"""
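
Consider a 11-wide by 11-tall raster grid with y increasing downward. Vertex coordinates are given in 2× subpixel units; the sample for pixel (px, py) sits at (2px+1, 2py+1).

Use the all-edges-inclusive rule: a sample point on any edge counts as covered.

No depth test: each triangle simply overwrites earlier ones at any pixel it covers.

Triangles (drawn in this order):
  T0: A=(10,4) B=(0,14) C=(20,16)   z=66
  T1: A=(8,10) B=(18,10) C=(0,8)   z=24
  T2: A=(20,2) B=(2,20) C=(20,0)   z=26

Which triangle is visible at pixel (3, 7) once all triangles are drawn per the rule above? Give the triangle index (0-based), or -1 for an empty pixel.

T0:
  2·area = 220  (B↔C swapped to make it positive)
  edge (10, 4)→(20, 16): d=(10,12) inclusive
  edge (20, 16)→(0, 14): d=(-20,-2) inclusive
  edge (0, 14)→(10, 4): d=(10,-10) inclusive
    (6,0)@(13, 1): e=[-66,286,0] → ·  [on edge]
    (5,1)@(11, 3): e=[-22,242,0] → ·  [on edge]
    (4,2)@(9, 5): e=[22,198,0] → #  [on edge]
    (5,2)@(11, 5): e=[-2,202,20] → ·
    (3,3)@(7, 7): e=[66,154,0] → #  [on edge]
    (5,3)@(11, 7): e=[18,162,40] → #
    (6,3)@(13, 7): e=[-6,166,60] → ·
    (2,4)@(5, 9): e=[110,110,0] → #  [on edge]
    (6,4)@(13, 9): e=[14,126,80] → #
    (7,4)@(15, 9): e=[-10,130,100] → ·
    (1,5)@(3, 11): e=[154,66,0] → #  [on edge]
    (7,5)@(15, 11): e=[10,90,120] → #
    (0,6)@(1, 13): e=[198,22,0] → #  [on edge]
  covered (30 px):
    · · · · · · · · · · ·
    · · · · · · · · · · ·
    · · · · # · · · · · ·
    · · · # # # · · · · ·
    · · # # # # # · · · ·
    · # # # # # # # · · ·
    # # # # # # # # # · ·
    · · · · · # # # # # ·
    · · · · · · · · · · ·
    · · · · · · · · · · ·
    · · · · · · · · · · ·
T1:
  2·area = 20  (B↔C swapped to make it positive)
  edge (8, 10)→(0, 8): d=(-8,-2) inclusive
  edge (0, 8)→(18, 10): d=(18,2) inclusive
  edge (18, 10)→(8, 10): d=(-10,0) inclusive
    (2,4)@(5, 9): e=[2,8,10] → #
    (3,4)@(7, 9): e=[6,4,10] → #
    (4,4)@(9, 9): e=[10,0,10] → #  [on edge]
    (5,4)@(11, 9): e=[14,-4,10] → ·
    (2,5)@(5, 11): e=[-14,44,-10] → ·
    (3,5)@(7, 11): e=[-10,40,-10] → ·
    (4,5)@(9, 11): e=[-6,36,-10] → ·
  covered (3 px):
    · · · · · · · · · · ·
    · · · · · · · · · · ·
    · · · · · · · · · · ·
    · · · · · · · · · · ·
    · · # # # · · · · · ·
    · · · · · · · · · · ·
    · · · · · · · · · · ·
    · · · · · · · · · · ·
    · · · · · · · · · · ·
    · · · · · · · · · · ·
    · · · · · · · · · · ·
T2:
  2·area = 36
  edge (20, 2)→(2, 20): d=(-18,18) inclusive
  edge (2, 20)→(20, 0): d=(18,-20) inclusive
  edge (20, 0)→(20, 2): d=(0,2) inclusive
    (10,0)@(21, 1): e=[0,38,-2] → ·  [on edge]
    (9,1)@(19, 3): e=[0,34,2] → #  [on edge]
    (10,1)@(21, 3): e=[-36,74,-2] → ·
    (8,2)@(17, 5): e=[0,30,6] → #  [on edge]
    (9,2)@(19, 5): e=[-36,70,2] → ·
    (7,3)@(15, 7): e=[0,26,10] → #  [on edge]
    (8,3)@(17, 7): e=[-36,66,6] → ·
    (6,4)@(13, 9): e=[0,22,14] → #  [on edge]
    (7,4)@(15, 9): e=[-36,62,10] → ·
    (5,5)@(11, 11): e=[0,18,18] → #  [on edge]
    (6,5)@(13, 11): e=[-36,58,14] → ·
    (4,6)@(9, 13): e=[0,14,22] → #  [on edge]
    (3,7)@(7, 15): e=[0,10,26] → #  [on edge]
    (2,8)@(5, 17): e=[0,6,30] → #  [on edge]
    (1,9)@(3, 19): e=[0,2,34] → #  [on edge]
    (0,10)@(1, 21): e=[0,-2,38] → ·  [on edge]
  covered (9 px):
    · · · · · · · · · · ·
    · · · · · · · · · # ·
    · · · · · · · · # · ·
    · · · · · · · # · · ·
    · · · · · · # · · · ·
    · · · · · # · · · · ·
    · · · · # · · · · · ·
    · · · # · · · · · · ·
    · · # · · · · · · · ·
    · # · · · · · · · · ·
    · · · · · · · · · · ·

Z-buffer (winner per pixel, '.' = empty):
  . . . . . . . . . . .
  . . . . . . . . . 2 .
  . . . . 0 . . . 2 . .
  . . . 0 0 0 . 2 . . .
  . . 1 1 1 0 2 . . . .
  . 0 0 0 0 2 0 0 . . .
  0 0 0 0 2 0 0 0 0 . .
  . . . 2 . 0 0 0 0 0 .
  . . 2 . . . . . . . .
  . 2 . . . . . . . . .
  . . . . . . . . . . .

Final: 2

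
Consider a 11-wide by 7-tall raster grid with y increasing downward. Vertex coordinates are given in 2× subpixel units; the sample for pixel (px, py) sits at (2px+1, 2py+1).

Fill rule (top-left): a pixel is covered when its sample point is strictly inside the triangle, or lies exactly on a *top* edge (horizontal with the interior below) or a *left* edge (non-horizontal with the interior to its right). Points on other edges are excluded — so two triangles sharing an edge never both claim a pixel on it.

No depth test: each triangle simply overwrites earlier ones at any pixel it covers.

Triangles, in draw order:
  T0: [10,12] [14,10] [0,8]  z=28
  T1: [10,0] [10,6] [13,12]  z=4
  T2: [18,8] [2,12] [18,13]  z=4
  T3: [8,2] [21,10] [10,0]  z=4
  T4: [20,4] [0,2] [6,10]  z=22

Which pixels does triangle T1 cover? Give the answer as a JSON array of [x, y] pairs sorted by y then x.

T0:
  2·area = 36  (B↔C swapped to make it positive)
  edge (10, 12)→(0, 8): d=(-10,-4) top-left  bias=+0
  edge (0, 8)→(14, 10): d=(14,2) right/bottom  bias=-1
  edge (14, 10)→(10, 12): d=(-4,2) right/bottom  bias=-1
    (1,4)@(3, 9): e=[2,8,26] → #
    (2,4)@(5, 9): e=[10,4,22] → #
    (3,4)@(7, 9): e=[18,0,18] → ·  [on edge]
    (1,5)@(3, 11): e=[-18,36,18] → ·
    (2,5)@(5, 11): e=[-10,32,14] → ·
    (4,5)@(9, 11): e=[6,24,6] → #
    (5,5)@(11, 11): e=[14,20,2] → #
    (6,5)@(13, 11): e=[22,16,-2] → ·
    (10,5)@(21, 11): e=[54,0,-18] → ·  [on edge]
    (4,6)@(9, 13): e=[-14,52,-2] → ·
    (5,6)@(11, 13): e=[-6,48,-6] → ·
  covered (4 px):
    · · · · · · · · · · ·
    · · · · · · · · · · ·
    · · · · · · · · · · ·
    · · · · · · · · · · ·
    · # # · · · · · · · ·
    · · · · # # · · · · ·
    · · · · · · · · · · ·
T1:
  2·area = 18  (B↔C swapped to make it positive)
  edge (10, 0)→(13, 12): d=(3,12) right/bottom  bias=-1
  edge (13, 12)→(10, 6): d=(-3,-6) top-left  bias=+0
  edge (10, 6)→(10, 0): d=(0,-6) top-left  bias=+0
    (5,2)@(11, 5): e=[3,9,6] → #
    (6,2)@(13, 5): e=[-21,21,18] → ·
    (5,3)@(11, 7): e=[9,3,6] → #
    (6,3)@(13, 7): e=[-15,15,18] → ·
    (5,4)@(11, 9): e=[15,-3,6] → ·
  covered (2 px):
    · · · · · · · · · · ·
    · · · · · · · · · · ·
    · · · · · # · · · · ·
    · · · · · # · · · · ·
    · · · · · · · · · · ·
    · · · · · · · · · · ·
    · · · · · · · · · · ·
T2:
  2·area = 80  (B↔C swapped to make it positive)
  edge (18, 8)→(18, 13): d=(0,5) right/bottom  bias=-1
  edge (18, 13)→(2, 12): d=(-16,-1) top-left  bias=+0
  edge (2, 12)→(18, 8): d=(16,-4) top-left  bias=+0
    (7,4)@(15, 9): e=[15,61,4] → #
    (8,4)@(17, 9): e=[5,63,12] → #
    (9,4)@(19, 9): e=[-5,65,20] → ·
    (3,5)@(7, 11): e=[55,21,4] → #
    (4,5)@(9, 11): e=[45,23,12] → #
    (5,5)@(11, 11): e=[35,25,20] → #
    (6,5)@(13, 11): e=[25,27,28] → #
    (9,5)@(19, 11): e=[-5,33,52] → ·
    (3,6)@(7, 13): e=[55,-11,36] → ·
    (4,6)@(9, 13): e=[45,-9,44] → ·
    (5,6)@(11, 13): e=[35,-7,52] → ·
    (6,6)@(13, 13): e=[25,-5,60] → ·
  covered (8 px):
    · · · · · · · · · · ·
    · · · · · · · · · · ·
    · · · · · · · · · · ·
    · · · · · · · · · · ·
    · · · · · · · # # · ·
    · · · # # # # # # · ·
    · · · · · · · · · · ·
T3:
  2·area = 42  (B↔C swapped to make it positive)
  edge (8, 2)→(10, 0): d=(2,-2) top-left  bias=+0
  edge (10, 0)→(21, 10): d=(11,10) right/bottom  bias=-1
  edge (21, 10)→(8, 2): d=(-13,-8) top-left  bias=+0
    (4,0)@(9, 1): e=[0,21,21] → #  [on edge]
    (5,0)@(11, 1): e=[4,1,37] → #
    (6,0)@(13, 1): e=[8,-19,53] → ·
    (3,1)@(7, 3): e=[0,63,-21] → ·  [on edge]
    (4,1)@(9, 3): e=[4,43,-5] → ·
    (5,1)@(11, 3): e=[8,23,11] → #
    (6,1)@(13, 3): e=[12,3,27] → #
    (7,1)@(15, 3): e=[16,-17,43] → ·
    (2,2)@(5, 5): e=[0,105,-63] → ·  [on edge]
    (5,2)@(11, 5): e=[12,45,-15] → ·
    (6,2)@(13, 5): e=[16,25,1] → #
    (7,2)@(15, 5): e=[20,5,17] → #
    (1,3)@(3, 7): e=[0,147,-105] → ·  [on edge]
    (0,4)@(1, 9): e=[0,189,-147] → ·  [on edge]
  covered (7 px):
    · · · · # # · · · · ·
    · · · · · # # · · · ·
    · · · · · · # # · · ·
    · · · · · · · · # · ·
    · · · · · · · · · · ·
    · · · · · · · · · · ·
    · · · · · · · · · · ·
T4:
  2·area = 148  (B↔C swapped to make it positive)
  edge (20, 4)→(6, 10): d=(-14,6) right/bottom  bias=-1
  edge (6, 10)→(0, 2): d=(-6,-8) top-left  bias=+0
  edge (0, 2)→(20, 4): d=(20,2) right/bottom  bias=-1
    (0,1)@(1, 3): e=[128,2,18] → #
    (1,1)@(3, 3): e=[116,18,14] → #
    (2,1)@(5, 3): e=[104,34,10] → #
    (3,1)@(7, 3): e=[92,50,6] → #
    (4,1)@(9, 3): e=[80,66,2] → #
    (5,1)@(11, 3): e=[68,82,-2] → ·
    (0,2)@(1, 5): e=[100,-10,58] → ·
    (1,2)@(3, 5): e=[88,6,54] → #
    (5,2)@(11, 5): e=[40,70,38] → #
    (6,2)@(13, 5): e=[28,86,34] → #
    (7,2)@(15, 5): e=[16,102,30] → #
    (8,2)@(17, 5): e=[4,118,26] → #
    (6,3)@(13, 7): e=[0,74,74] → ·  [on edge]
  covered (18 px):
    · · · · · · · · · · ·
    # # # # # · · · · · ·
    · # # # # # # # # · ·
    · · # # # # · · · · ·
    · · · # · · · · · · ·
    · · · · · · · · · · ·
    · · · · · · · · · · ·

Final: [[5,2],[5,3]]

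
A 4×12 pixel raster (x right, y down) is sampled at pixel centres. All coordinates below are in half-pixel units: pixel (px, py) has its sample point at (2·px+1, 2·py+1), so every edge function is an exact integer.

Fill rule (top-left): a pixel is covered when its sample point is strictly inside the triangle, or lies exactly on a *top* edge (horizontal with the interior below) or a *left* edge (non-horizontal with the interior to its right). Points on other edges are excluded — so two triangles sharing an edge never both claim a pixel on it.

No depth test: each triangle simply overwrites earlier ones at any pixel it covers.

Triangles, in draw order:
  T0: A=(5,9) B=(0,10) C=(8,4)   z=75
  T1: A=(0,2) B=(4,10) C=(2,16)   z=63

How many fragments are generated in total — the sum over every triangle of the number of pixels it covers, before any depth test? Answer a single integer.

T0:
  2·area = 22
  edge (5, 9)→(0, 10): d=(-5,1) right/bottom  bias=-1
  edge (0, 10)→(8, 4): d=(8,-6) top-left  bias=+0
  edge (8, 4)→(5, 9): d=(-3,5) right/bottom  bias=-1
    (3,2)@(7, 5): e=[18,2,2] → █
    (2,3)@(5, 7): e=[10,6,6] → █
    (3,3)@(7, 7): e=[8,18,-4] → ·
    (1,4)@(3, 9): e=[2,10,10] → █
    (2,4)@(5, 9): e=[0,22,0] → ·  [on edge]
    (1,5)@(3, 11): e=[-8,26,4] → ·
  covered (3 px):
    · · · ·
    · · · ·
    · · · █
    · · █ ·
    · █ · ·
    · · · ·
    · · · ·
    · · · ·
    · · · ·
    · · · ·
    · · · ·
    · · · ·
T1:
  2·area = 40
  edge (0, 2)→(4, 10): d=(4,8) right/bottom  bias=-1
  edge (4, 10)→(2, 16): d=(-2,6) right/bottom  bias=-1
  edge (2, 16)→(0, 2): d=(-2,-14) top-left  bias=+0
    (3,0)@(7, 1): e=[-60,0,100] → ·  [on edge]
    (0,2)@(1, 5): e=[4,28,8] → █
    (1,2)@(3, 5): e=[-12,16,36] → ·
    (0,3)@(1, 7): e=[12,24,4] → █
    (1,3)@(3, 7): e=[-4,12,32] → ·
    (2,3)@(5, 7): e=[-20,0,60] → ·  [on edge]
    (0,4)@(1, 9): e=[20,20,0] → █  [on edge]
    (1,4)@(3, 9): e=[4,8,28] → █
    (2,4)@(5, 9): e=[-12,-4,56] → ·
    (0,5)@(1, 11): e=[28,16,-4] → ·
    (1,5)@(3, 11): e=[12,4,24] → █
    (2,5)@(5, 11): e=[-4,-8,52] → ·
    (1,6)@(3, 13): e=[20,0,20] → ·  [on edge]
    (0,9)@(1, 19): e=[60,0,-20] → ·  [on edge]
    (1,11)@(3, 23): e=[60,-20,0] → ·  [on edge]
  covered (5 px):
    · · · ·
    · · · ·
    █ · · ·
    █ · · ·
    █ █ · ·
    · █ · ·
    · · · ·
    · · · ·
    · · · ·
    · · · ·
    · · · ·
    · · · ·

Result: 8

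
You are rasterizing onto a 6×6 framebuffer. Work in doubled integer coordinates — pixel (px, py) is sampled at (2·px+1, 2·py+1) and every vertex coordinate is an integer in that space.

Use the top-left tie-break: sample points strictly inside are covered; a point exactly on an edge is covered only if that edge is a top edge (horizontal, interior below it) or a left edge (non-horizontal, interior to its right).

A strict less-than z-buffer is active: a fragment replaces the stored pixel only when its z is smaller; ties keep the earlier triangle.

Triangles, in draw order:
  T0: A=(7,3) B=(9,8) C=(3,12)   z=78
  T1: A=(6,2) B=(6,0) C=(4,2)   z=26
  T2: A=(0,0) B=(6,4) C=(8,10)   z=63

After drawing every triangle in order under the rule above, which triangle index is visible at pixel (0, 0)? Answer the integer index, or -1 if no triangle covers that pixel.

T0:
  2·area = 38
  edge (7, 3)→(9, 8): d=(2,5) right/bottom  bias=-1
  edge (9, 8)→(3, 12): d=(-6,4) right/bottom  bias=-1
  edge (3, 12)→(7, 3): d=(4,-9) top-left  bias=+0
    (3,1)@(7, 3): e=[0,38,0] → ·  [on edge]
    (3,2)@(7, 5): e=[4,26,8] → #
    (4,2)@(9, 5): e=[-6,18,26] → ·
    (3,3)@(7, 7): e=[8,14,16] → #
    (4,3)@(9, 7): e=[-2,6,34] → ·
    (2,4)@(5, 9): e=[22,10,6] → #
    (4,4)@(9, 9): e=[2,-6,42] → ·
    (2,5)@(5, 11): e=[26,-2,14] → ·
    (3,5)@(7, 11): e=[16,-10,32] → ·
  covered (4 px):
    · · · · · ·
    · · · · · ·
    · · · # · ·
    · · · # · ·
    · · # # · ·
    · · · · · ·
T1:
  2·area = 4  (B↔C swapped to make it positive)
  edge (6, 2)→(4, 2): d=(-2,0) right/bottom  bias=-1
  edge (4, 2)→(6, 0): d=(2,-2) top-left  bias=+0
  edge (6, 0)→(6, 2): d=(0,2) right/bottom  bias=-1
    (2,0)@(5, 1): e=[2,0,2] → #  [on edge]
    (3,0)@(7, 1): e=[2,4,-2] → ·
    (1,1)@(3, 3): e=[-2,0,6] → ·  [on edge]
    (2,1)@(5, 3): e=[-2,4,2] → ·
    (0,2)@(1, 5): e=[-6,0,10] → ·  [on edge]
  covered (1 px):
    · · # · · ·
    · · · · · ·
    · · · · · ·
    · · · · · ·
    · · · · · ·
    · · · · · ·
T2:
  2·area = 28
  edge (0, 0)→(6, 4): d=(6,4) right/bottom  bias=-1
  edge (6, 4)→(8, 10): d=(2,6) right/bottom  bias=-1
  edge (8, 10)→(0, 0): d=(-8,-10) top-left  bias=+0
    (0,0)@(1, 1): e=[2,24,2] → #
    (1,0)@(3, 1): e=[-6,12,22] → ·
    (2,0)@(5, 1): e=[-14,0,42] → ·  [on edge]
    (0,1)@(1, 3): e=[14,28,-14] → ·
    (1,1)@(3, 3): e=[6,16,6] → #
    (2,1)@(5, 3): e=[-2,4,26] → ·
    (1,2)@(3, 5): e=[18,20,-10] → ·
    (2,2)@(5, 5): e=[10,8,10] → #
    (3,2)@(7, 5): e=[2,-4,30] → ·
    (2,3)@(5, 7): e=[22,12,-6] → ·
    (3,3)@(7, 7): e=[14,0,14] → ·  [on edge]
  covered (3 px):
    # · · · · ·
    · # · · · ·
    · · # · · ·
    · · · · · ·
    · · · · · ·
    · · · · · ·

Z-buffer (winner per pixel, '.' = empty):
  2 . 1 . . .
  . 2 . . . .
  . . 2 0 . .
  . . . 0 . .
  . . 0 0 . .
  . . . . . .

Answer: 2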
"""
* Task requirements *
Here the job is to set down exactly the lines of the material above that fall between the one with "T1: [10,0] [10,6]" and the one with "T4: [20,4] [0,2]", inclusive, and nothing beyond them.

* Output *
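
  T1: [10,0] [10,6] [13,12]  z=4
  T2: [18,8] [2,12] [18,13]  z=4
  T3: [8,2] [21,10] [10,0]  z=4
  T4: [20,4] [0,2] [6,10]  z=22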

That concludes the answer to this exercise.